Exercise goal: When the line containing "3. fall 27 mm" is found in the data below, copy it and each line after it through the line containing "in degrees; all", exactly and with no others.
*** Given records Section Begins ***
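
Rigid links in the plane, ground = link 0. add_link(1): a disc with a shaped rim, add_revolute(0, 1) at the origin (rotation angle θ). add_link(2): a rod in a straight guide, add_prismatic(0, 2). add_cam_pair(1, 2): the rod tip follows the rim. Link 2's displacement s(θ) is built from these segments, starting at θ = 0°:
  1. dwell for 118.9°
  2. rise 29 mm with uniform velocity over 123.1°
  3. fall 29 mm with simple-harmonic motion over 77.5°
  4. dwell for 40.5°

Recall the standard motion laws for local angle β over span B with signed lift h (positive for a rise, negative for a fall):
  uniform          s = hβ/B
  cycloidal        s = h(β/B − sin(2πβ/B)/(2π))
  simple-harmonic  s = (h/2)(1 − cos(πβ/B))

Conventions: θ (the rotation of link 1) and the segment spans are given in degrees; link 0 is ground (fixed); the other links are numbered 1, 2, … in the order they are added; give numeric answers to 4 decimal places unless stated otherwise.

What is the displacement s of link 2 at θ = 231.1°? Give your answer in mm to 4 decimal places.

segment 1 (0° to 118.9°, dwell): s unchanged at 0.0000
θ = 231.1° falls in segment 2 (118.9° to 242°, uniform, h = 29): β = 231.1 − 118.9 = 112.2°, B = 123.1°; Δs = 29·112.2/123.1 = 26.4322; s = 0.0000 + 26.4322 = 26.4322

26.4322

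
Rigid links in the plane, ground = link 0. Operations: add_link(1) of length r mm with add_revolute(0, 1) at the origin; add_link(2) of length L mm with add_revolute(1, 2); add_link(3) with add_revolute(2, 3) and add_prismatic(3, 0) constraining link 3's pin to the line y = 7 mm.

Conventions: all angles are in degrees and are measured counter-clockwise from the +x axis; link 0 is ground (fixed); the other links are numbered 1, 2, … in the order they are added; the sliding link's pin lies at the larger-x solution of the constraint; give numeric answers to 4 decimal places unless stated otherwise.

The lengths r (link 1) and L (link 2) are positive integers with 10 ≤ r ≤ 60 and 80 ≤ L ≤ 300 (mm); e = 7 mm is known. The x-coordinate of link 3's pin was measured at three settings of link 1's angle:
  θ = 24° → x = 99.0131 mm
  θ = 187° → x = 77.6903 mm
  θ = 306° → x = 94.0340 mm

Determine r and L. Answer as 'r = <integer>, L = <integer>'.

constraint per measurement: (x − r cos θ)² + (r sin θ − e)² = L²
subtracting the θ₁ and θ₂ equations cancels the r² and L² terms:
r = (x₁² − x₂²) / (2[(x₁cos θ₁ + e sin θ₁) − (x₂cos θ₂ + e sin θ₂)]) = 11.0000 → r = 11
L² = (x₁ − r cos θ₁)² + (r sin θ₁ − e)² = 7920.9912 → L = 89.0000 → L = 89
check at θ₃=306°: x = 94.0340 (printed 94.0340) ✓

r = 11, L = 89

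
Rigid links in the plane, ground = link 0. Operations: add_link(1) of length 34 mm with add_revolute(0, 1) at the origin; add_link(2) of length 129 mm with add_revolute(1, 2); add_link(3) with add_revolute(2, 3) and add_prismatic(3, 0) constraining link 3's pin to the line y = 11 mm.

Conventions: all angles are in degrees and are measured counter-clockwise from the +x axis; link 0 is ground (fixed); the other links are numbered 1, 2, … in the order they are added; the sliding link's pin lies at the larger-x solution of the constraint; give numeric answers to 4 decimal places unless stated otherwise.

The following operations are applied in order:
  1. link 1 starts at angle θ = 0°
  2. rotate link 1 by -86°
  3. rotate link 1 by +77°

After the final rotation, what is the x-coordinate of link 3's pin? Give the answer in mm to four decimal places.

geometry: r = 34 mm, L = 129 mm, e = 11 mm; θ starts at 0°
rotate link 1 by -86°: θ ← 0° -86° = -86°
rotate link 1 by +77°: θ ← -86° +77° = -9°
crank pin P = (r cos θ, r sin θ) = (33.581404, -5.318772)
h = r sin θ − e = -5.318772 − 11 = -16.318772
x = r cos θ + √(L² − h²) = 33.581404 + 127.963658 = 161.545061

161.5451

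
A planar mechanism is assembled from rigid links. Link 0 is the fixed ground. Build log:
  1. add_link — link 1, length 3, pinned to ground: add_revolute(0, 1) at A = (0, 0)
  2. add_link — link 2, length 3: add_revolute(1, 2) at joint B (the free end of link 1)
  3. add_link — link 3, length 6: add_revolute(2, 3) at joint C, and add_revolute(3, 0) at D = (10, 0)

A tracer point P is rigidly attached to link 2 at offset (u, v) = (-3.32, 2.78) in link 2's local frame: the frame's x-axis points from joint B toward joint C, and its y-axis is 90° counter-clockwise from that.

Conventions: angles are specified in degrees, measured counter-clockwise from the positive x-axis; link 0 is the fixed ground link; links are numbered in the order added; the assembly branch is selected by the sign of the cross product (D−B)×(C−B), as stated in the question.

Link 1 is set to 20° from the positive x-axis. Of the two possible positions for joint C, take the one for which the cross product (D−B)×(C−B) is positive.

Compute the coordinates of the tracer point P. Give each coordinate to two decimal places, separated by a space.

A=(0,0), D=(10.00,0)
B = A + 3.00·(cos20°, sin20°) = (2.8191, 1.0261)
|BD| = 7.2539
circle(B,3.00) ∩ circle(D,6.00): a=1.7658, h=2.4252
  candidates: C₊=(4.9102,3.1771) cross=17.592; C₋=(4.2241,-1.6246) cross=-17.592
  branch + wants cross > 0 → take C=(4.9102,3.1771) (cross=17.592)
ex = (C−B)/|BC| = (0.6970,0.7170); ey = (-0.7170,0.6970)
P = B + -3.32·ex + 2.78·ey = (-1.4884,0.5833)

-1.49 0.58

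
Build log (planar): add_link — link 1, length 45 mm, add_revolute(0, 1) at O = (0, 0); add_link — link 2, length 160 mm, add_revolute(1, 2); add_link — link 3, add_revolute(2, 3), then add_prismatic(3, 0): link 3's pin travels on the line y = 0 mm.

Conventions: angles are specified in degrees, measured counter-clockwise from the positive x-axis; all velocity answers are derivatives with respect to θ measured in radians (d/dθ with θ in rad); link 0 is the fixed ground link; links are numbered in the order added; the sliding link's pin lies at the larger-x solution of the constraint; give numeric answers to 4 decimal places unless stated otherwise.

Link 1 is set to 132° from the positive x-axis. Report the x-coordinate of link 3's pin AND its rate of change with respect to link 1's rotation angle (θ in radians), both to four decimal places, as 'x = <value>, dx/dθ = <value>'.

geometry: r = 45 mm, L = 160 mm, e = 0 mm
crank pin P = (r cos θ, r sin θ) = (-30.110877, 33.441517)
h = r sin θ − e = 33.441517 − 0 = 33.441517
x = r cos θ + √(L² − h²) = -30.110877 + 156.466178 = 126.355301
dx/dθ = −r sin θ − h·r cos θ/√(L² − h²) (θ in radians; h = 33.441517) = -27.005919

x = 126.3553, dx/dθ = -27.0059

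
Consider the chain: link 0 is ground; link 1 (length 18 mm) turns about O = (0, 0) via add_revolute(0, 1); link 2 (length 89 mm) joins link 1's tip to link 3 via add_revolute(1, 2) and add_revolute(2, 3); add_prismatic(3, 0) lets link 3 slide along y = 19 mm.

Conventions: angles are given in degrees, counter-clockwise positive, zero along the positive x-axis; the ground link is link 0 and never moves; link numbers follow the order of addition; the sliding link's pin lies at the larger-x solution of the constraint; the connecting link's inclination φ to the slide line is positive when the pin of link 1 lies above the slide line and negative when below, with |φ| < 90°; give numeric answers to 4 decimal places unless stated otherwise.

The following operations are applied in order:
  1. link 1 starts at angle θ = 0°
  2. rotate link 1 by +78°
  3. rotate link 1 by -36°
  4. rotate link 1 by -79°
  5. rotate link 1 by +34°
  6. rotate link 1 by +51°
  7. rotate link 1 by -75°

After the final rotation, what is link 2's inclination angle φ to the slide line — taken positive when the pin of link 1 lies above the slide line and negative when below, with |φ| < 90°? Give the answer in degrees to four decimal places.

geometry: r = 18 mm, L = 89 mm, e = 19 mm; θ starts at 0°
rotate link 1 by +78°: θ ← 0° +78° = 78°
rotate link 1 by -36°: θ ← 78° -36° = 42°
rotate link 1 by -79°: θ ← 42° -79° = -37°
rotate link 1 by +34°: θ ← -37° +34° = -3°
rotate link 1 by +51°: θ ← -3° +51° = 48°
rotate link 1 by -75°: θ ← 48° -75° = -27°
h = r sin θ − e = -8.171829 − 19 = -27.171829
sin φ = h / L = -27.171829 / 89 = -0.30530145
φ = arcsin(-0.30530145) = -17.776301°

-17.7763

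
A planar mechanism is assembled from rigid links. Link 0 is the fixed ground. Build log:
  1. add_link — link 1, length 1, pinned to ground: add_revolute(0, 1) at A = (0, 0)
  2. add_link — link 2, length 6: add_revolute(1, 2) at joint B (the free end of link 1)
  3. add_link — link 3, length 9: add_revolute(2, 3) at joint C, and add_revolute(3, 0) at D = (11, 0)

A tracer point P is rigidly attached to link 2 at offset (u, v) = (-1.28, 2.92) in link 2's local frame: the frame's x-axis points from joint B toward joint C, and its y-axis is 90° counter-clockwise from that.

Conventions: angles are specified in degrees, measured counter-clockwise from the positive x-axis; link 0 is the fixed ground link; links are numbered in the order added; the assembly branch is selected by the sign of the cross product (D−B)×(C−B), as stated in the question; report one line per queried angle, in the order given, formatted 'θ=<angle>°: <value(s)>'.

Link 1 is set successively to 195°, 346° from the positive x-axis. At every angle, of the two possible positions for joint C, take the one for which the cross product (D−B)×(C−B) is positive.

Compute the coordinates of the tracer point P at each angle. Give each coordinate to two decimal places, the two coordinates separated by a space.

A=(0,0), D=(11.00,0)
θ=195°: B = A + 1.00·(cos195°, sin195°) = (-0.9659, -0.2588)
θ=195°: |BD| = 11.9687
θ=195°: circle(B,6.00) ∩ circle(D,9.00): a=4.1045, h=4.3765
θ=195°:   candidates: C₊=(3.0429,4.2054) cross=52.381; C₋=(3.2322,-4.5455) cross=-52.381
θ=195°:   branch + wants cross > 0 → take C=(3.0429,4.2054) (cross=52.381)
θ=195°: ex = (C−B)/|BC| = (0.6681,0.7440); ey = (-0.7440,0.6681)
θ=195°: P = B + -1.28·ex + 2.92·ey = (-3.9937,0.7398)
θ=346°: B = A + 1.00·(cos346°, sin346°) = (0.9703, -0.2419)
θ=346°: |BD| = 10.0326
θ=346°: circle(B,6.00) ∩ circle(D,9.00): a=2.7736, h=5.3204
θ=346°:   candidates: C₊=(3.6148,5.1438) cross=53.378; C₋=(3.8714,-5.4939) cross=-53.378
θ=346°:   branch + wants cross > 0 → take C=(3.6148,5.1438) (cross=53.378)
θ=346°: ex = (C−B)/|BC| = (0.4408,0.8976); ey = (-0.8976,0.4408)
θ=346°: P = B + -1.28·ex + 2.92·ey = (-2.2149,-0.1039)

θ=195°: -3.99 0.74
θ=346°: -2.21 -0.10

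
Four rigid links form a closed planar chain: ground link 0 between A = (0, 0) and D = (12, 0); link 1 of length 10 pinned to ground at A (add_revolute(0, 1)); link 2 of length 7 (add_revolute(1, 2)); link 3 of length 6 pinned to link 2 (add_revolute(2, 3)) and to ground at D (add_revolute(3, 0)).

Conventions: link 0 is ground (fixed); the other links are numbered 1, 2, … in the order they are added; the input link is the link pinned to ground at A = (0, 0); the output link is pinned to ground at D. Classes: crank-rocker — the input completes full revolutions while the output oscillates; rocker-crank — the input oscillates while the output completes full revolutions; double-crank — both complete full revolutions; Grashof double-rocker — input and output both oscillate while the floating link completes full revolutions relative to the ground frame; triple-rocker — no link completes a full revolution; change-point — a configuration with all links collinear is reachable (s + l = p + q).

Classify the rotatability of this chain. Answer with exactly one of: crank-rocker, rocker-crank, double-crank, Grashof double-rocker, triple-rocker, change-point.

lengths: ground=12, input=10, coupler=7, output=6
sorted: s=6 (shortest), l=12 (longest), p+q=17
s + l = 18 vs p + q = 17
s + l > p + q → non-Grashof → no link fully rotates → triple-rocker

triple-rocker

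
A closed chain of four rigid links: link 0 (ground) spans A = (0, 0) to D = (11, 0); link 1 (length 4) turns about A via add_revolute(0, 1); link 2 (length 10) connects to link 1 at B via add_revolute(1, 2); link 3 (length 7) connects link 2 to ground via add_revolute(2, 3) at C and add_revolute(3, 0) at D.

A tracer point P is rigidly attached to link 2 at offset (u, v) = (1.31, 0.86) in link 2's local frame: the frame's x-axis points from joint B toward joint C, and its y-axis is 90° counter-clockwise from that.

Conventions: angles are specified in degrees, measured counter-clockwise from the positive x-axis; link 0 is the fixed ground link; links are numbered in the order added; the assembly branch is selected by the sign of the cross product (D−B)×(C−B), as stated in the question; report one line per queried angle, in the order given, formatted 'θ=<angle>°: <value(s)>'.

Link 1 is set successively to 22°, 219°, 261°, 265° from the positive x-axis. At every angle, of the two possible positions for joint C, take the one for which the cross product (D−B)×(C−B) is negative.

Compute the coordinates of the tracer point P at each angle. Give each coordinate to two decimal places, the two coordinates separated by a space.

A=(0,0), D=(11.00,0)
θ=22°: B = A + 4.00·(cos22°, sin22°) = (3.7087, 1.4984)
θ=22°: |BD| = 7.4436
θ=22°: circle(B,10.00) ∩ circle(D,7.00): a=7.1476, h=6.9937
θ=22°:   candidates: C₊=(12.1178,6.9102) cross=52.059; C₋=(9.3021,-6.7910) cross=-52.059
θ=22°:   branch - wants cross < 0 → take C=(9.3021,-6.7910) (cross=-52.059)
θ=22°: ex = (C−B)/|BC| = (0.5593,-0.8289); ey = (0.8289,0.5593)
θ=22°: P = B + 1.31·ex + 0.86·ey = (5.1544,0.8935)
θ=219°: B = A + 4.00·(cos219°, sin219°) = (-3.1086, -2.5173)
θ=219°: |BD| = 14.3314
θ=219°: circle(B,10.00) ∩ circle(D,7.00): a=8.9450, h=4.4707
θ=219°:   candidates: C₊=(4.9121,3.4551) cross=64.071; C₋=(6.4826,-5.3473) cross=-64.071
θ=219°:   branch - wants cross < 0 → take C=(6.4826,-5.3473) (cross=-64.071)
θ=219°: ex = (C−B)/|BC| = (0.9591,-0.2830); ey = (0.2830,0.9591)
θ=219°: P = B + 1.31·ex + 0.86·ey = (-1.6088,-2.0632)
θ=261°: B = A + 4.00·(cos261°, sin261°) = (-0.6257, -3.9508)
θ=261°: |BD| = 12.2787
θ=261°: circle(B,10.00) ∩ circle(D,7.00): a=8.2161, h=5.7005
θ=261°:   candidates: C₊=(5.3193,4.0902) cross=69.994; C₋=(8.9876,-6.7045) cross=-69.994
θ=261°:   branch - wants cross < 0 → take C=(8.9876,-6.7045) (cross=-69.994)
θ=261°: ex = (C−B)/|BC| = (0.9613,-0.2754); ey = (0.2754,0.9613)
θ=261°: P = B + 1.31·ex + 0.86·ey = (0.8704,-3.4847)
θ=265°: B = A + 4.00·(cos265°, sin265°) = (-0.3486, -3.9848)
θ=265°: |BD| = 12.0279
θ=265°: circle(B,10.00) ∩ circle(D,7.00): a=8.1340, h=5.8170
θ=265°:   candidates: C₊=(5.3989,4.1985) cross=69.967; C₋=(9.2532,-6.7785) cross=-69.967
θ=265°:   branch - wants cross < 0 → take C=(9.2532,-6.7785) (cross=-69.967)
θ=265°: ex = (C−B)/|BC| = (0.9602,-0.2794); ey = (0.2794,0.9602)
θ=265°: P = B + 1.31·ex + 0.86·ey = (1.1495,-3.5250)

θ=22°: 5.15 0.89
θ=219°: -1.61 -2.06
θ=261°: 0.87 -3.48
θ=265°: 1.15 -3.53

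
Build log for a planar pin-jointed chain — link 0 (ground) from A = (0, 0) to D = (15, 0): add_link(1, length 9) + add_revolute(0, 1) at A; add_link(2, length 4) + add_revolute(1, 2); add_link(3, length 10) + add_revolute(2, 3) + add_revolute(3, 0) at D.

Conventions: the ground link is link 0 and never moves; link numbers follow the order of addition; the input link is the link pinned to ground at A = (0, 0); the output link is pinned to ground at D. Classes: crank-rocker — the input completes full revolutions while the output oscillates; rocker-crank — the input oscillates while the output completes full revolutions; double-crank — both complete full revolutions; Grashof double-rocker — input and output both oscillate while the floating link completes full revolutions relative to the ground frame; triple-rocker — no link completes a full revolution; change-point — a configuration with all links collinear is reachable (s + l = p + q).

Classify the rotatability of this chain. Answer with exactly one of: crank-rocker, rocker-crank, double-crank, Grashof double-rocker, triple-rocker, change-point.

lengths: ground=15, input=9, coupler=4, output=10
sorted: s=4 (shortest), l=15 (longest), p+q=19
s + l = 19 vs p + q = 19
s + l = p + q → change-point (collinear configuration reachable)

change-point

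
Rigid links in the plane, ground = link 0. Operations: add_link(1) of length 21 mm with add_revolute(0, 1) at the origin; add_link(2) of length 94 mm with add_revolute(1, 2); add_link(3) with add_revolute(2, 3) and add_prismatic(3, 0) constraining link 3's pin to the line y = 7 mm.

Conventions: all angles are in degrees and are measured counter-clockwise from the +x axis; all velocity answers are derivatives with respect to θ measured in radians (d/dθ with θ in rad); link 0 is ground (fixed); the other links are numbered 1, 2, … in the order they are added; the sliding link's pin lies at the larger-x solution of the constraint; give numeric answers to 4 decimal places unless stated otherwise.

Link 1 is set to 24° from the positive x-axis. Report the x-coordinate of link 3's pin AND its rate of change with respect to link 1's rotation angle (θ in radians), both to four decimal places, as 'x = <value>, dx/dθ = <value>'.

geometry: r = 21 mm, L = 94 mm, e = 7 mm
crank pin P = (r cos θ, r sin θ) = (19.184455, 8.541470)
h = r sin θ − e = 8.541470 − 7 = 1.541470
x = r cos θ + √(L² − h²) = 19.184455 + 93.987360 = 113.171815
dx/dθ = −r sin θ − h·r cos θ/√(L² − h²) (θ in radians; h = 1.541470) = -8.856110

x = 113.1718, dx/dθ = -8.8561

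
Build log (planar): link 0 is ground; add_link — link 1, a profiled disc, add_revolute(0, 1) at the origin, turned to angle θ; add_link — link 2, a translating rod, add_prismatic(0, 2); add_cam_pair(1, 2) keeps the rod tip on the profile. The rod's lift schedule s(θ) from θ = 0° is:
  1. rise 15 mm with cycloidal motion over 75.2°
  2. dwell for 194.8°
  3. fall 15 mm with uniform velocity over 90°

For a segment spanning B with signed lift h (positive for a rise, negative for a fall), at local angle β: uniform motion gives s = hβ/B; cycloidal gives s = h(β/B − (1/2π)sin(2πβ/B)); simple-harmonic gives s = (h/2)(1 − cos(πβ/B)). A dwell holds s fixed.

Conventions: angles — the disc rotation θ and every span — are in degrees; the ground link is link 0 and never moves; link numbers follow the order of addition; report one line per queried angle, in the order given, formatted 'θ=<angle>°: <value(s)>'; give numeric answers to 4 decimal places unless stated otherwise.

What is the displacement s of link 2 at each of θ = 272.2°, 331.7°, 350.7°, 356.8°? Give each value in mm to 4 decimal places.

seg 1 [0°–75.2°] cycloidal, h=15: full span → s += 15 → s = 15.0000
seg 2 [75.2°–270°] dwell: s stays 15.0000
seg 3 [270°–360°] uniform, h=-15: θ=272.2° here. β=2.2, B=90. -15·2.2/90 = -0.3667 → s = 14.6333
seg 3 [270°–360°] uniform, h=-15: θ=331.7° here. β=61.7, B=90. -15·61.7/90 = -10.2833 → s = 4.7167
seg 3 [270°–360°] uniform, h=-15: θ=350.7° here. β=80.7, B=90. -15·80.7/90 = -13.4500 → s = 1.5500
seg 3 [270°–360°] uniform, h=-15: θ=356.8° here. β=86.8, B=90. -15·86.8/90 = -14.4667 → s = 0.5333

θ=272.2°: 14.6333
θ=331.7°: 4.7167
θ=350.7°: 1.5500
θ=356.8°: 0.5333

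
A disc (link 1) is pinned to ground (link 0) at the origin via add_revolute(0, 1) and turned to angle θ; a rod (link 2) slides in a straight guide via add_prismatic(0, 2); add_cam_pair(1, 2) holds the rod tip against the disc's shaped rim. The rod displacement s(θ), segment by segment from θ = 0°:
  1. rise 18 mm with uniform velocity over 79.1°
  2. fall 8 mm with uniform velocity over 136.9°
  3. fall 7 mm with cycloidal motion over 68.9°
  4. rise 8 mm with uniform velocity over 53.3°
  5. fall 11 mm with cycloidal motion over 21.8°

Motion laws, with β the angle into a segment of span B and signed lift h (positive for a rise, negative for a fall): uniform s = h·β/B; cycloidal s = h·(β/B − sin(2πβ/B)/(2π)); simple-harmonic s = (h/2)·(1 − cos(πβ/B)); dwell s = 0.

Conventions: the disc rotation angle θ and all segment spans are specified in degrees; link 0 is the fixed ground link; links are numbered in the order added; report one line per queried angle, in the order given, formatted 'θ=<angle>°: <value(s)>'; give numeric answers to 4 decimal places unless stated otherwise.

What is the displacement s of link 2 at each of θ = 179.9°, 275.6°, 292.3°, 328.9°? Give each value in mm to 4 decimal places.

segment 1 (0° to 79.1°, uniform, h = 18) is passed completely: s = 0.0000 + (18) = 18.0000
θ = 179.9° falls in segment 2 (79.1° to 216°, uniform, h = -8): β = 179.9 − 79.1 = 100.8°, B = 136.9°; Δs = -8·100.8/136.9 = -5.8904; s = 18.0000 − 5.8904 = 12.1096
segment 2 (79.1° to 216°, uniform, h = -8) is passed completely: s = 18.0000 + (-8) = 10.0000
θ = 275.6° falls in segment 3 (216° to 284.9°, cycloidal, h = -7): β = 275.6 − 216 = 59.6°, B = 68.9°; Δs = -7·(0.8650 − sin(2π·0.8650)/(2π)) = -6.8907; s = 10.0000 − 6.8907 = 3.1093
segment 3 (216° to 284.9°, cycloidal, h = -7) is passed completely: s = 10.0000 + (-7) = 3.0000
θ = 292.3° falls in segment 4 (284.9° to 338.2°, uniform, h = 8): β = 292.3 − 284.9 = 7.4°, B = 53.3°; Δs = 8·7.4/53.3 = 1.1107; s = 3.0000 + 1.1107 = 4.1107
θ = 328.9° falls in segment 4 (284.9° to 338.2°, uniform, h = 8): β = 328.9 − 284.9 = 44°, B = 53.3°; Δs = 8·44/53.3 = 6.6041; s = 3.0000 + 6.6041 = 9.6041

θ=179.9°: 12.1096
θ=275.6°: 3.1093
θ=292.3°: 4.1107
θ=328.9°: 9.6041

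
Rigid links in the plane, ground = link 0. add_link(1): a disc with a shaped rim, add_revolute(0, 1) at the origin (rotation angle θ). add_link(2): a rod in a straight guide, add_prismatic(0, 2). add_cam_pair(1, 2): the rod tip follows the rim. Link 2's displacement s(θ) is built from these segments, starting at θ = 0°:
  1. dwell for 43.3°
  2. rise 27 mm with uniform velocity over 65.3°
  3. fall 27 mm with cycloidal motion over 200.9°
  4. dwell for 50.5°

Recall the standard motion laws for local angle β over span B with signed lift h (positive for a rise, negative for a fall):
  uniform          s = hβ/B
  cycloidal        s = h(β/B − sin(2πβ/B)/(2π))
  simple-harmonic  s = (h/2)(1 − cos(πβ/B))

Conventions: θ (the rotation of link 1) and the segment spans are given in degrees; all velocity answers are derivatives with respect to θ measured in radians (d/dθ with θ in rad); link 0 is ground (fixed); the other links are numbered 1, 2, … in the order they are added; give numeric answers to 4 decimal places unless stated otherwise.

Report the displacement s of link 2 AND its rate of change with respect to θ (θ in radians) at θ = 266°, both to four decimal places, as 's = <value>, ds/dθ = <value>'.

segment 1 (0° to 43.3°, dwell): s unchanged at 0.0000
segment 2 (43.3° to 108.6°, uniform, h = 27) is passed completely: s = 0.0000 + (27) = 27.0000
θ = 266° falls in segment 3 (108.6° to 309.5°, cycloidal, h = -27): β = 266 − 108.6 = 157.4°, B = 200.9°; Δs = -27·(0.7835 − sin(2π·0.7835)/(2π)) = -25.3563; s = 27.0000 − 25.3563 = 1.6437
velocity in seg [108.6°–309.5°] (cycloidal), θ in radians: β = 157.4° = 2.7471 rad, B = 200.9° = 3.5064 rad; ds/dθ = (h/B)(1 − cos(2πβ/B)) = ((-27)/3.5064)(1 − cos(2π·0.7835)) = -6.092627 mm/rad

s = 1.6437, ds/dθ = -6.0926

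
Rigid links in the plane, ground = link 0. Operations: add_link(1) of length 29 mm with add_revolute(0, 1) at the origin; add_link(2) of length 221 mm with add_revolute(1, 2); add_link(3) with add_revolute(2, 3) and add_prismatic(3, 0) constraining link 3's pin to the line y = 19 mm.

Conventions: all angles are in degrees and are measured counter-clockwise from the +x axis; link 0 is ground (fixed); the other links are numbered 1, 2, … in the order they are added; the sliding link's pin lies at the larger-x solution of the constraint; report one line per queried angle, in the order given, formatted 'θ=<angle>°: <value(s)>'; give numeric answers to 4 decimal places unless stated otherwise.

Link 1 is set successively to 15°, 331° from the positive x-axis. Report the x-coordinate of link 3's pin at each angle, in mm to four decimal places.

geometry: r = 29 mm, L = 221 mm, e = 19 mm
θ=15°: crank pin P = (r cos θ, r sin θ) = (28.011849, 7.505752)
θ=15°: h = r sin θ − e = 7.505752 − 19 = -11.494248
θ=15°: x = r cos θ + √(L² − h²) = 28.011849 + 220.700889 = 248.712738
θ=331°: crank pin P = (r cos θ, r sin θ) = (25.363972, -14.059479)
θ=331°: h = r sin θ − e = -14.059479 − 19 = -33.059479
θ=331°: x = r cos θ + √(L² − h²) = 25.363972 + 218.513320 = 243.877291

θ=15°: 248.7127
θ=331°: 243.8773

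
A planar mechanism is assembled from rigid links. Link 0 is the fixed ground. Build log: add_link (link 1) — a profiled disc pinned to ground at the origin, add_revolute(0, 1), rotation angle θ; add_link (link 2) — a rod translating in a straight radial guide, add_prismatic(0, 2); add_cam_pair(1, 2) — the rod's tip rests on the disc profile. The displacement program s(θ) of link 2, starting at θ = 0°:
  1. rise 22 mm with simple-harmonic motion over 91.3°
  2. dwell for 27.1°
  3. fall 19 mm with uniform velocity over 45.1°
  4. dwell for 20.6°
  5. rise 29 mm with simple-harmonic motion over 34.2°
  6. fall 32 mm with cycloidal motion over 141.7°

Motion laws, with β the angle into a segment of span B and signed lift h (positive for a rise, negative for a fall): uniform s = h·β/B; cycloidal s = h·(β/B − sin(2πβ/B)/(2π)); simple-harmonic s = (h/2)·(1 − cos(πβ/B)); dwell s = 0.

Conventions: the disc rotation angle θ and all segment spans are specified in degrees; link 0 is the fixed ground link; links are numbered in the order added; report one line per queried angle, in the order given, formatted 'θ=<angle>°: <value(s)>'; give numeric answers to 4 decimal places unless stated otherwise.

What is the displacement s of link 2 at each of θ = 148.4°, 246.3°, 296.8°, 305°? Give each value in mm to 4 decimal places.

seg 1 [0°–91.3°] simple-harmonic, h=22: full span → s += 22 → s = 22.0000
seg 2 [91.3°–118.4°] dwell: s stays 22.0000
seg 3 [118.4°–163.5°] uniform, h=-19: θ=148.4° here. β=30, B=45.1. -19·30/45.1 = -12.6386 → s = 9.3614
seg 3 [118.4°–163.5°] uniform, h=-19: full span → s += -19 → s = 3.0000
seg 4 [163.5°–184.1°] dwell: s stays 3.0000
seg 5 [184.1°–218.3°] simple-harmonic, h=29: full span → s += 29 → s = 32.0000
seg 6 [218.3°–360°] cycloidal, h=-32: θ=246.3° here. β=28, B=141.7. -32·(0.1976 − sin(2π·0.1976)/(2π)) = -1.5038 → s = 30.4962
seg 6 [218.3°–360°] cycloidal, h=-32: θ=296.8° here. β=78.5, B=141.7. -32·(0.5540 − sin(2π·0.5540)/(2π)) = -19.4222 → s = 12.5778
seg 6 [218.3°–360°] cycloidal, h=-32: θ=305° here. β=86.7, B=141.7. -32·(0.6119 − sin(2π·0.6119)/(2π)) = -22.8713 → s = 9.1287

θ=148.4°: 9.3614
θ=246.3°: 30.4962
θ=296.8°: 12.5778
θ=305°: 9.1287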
*** Given records Section Ends ***
Output:
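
  3. fall 27 mm with cycloidal motion over 200.9°
  4. dwell for 50.5°

Recall the standard motion laws for local angle β over span B with signed lift h (positive for a rise, negative for a fall):
  uniform          s = hβ/B
  cycloidal        s = h(β/B − sin(2πβ/B)/(2π))
  simple-harmonic  s = (h/2)(1 − cos(πβ/B))

Conventions: θ (the rotation of link 1) and the segment spans are given in degrees; all velocity answers are derivatives with respect to θ measured in radians (d/dθ with θ in rad); link 0 is ground (fixed); the other links are numbered 1, 2, … in the order they are added; give numeric answers to 4 decimal places unless stated otherwise.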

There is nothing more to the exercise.